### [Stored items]
%%

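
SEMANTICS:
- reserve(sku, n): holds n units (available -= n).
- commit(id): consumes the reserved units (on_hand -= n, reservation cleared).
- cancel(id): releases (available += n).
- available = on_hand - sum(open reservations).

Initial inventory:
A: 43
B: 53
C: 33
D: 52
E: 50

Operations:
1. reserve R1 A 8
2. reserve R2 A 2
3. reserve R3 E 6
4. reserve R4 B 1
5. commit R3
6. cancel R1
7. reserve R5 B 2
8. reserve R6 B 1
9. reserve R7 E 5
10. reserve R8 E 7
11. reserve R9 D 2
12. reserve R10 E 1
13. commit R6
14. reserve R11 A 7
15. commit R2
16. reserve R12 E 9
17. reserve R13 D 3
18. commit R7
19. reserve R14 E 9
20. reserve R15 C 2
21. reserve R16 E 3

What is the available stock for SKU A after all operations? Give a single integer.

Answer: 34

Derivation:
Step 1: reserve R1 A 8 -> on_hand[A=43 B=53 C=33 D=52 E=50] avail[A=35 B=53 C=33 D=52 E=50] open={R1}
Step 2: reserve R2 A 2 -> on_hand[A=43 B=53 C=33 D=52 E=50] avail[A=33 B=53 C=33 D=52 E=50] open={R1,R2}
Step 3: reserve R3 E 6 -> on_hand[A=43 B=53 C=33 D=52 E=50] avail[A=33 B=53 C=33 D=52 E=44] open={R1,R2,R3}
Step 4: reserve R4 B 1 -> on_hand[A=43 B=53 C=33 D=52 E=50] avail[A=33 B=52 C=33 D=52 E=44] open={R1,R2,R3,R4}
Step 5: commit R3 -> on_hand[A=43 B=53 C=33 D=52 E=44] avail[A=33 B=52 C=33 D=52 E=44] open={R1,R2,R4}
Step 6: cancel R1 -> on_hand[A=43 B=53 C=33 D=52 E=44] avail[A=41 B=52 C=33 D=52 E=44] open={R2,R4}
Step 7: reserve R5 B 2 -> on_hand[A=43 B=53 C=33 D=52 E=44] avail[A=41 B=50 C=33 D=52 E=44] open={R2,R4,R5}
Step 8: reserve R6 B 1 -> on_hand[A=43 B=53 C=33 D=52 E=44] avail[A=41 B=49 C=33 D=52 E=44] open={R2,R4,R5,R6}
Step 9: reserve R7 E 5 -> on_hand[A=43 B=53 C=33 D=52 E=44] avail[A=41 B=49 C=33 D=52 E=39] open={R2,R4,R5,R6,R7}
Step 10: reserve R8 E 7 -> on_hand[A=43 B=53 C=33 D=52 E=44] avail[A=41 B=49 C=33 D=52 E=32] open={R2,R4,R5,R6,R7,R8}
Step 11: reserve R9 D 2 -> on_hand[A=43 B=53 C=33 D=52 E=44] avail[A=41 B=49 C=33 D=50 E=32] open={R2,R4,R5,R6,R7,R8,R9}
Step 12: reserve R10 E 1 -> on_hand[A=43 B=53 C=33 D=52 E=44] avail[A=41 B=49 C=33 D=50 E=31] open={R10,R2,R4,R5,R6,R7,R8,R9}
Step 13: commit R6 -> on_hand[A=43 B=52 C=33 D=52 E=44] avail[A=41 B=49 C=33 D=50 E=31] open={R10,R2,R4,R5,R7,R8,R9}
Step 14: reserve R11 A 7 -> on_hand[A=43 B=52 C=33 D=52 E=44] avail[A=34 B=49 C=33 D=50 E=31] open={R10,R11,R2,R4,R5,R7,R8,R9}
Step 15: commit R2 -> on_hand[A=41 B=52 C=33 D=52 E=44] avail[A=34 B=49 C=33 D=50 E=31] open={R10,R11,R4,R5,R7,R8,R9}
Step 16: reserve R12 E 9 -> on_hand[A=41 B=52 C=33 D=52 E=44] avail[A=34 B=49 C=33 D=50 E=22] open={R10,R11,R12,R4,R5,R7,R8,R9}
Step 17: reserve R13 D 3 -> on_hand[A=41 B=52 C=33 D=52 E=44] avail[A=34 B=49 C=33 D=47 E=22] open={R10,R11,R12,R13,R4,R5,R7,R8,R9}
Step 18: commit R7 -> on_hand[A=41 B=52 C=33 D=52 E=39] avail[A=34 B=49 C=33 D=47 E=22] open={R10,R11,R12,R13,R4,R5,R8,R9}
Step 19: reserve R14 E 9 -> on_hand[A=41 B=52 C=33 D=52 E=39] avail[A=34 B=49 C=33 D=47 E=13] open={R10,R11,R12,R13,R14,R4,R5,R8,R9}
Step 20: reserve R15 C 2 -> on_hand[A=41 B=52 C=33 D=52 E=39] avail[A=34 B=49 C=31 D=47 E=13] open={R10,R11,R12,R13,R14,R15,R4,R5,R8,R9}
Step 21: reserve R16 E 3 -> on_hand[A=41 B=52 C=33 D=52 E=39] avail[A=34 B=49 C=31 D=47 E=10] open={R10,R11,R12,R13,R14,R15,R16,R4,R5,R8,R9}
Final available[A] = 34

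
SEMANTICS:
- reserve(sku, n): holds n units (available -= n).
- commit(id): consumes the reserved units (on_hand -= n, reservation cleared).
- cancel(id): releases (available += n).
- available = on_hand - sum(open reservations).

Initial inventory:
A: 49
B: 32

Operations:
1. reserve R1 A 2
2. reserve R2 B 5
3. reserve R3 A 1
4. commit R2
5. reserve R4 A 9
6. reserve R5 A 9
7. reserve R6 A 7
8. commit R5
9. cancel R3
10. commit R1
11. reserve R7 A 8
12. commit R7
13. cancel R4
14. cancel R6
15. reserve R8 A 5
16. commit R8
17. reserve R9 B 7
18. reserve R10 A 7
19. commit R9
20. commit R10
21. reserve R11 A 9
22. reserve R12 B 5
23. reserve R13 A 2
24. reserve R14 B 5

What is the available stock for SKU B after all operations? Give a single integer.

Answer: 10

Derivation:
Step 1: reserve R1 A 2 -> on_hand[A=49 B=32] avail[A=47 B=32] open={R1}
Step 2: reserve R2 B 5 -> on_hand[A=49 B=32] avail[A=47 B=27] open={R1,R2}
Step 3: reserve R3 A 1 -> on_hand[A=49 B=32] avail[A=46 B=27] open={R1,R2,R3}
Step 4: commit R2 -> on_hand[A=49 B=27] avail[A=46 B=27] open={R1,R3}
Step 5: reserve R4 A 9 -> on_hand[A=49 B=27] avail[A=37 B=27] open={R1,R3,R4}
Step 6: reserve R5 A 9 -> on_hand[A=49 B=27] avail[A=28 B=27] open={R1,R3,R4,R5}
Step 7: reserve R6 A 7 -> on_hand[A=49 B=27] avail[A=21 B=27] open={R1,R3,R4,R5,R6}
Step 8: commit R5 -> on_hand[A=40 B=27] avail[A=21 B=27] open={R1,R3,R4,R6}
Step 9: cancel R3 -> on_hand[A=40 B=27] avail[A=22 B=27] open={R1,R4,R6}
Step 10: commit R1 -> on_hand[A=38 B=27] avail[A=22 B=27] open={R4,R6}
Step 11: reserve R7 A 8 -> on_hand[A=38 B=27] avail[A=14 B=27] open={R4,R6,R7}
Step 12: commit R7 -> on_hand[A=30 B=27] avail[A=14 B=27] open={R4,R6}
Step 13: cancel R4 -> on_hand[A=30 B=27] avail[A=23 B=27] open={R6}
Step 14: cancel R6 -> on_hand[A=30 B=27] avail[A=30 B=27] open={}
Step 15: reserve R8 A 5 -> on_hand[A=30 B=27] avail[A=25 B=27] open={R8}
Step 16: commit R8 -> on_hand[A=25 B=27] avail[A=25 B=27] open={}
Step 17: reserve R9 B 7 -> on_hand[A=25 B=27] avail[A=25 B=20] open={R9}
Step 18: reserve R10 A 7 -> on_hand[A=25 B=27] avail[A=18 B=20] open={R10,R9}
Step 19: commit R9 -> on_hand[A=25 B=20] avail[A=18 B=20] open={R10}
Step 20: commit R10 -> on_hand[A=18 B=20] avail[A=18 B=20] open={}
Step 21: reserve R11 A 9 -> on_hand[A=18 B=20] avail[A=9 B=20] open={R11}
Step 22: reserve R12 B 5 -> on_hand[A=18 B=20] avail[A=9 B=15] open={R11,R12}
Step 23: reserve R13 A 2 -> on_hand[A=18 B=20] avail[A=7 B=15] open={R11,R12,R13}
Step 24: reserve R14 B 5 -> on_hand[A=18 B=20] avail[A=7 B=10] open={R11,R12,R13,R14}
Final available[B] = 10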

%%

### [EXERCISE OBJECTIVE]
Reproduce the entries above exactly, starting at their first line and finishing with the line that contains "7. reserve R5 B 2".

### [REPLY]
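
SEMANTICS:
- reserve(sku, n): holds n units (available -= n).
- commit(id): consumes the reserved units (on_hand -= n, reservation cleared).
- cancel(id): releases (available += n).
- available = on_hand - sum(open reservations).

Initial inventory:
A: 43
B: 53
C: 33
D: 52
E: 50

Operations:
1. reserve R1 A 8
2. reserve R2 A 2
3. reserve R3 E 6
4. reserve R4 B 1
5. commit R3
6. cancel R1
7. reserve R5 B 2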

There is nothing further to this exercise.